Work item: Please show every line in the entries below that includes the word "literal".

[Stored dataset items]
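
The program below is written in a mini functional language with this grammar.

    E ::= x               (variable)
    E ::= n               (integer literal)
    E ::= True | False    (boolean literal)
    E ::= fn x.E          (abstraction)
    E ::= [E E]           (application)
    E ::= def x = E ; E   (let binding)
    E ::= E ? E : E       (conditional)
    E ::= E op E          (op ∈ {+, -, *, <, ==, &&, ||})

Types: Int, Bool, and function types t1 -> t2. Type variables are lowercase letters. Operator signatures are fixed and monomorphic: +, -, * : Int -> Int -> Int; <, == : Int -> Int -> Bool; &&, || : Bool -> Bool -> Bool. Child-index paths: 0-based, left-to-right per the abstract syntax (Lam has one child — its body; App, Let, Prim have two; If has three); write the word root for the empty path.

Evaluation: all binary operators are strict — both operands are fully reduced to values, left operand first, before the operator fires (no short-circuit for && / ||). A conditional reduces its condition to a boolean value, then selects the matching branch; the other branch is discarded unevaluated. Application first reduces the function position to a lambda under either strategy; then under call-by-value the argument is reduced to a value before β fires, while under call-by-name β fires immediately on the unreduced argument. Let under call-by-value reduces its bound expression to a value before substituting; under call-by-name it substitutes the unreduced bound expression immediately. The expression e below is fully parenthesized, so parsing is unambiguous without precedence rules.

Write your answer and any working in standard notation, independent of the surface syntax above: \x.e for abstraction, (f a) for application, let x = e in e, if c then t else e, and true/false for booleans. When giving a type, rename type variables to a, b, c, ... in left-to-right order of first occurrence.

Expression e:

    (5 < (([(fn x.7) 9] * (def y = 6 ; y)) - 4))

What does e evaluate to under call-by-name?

Answer: true

Derivation:
step 0: (5 < ((((\x.7) 9) * (let y = 6 in y)) - 4))
step 1: [beta@1.0.0] (5 < ((7 * (let y = 6 in y)) - 4))
step 2: [let@1.0.1] (5 < ((7 * 6) - 4))
step 3: [delta@1.0] (5 < (42 - 4))
step 4: [delta@1] (5 < 38)
step 5: [delta@root] true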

Result of the task:
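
    E ::= n               (integer literal)
    E ::= True | False    (boolean literal)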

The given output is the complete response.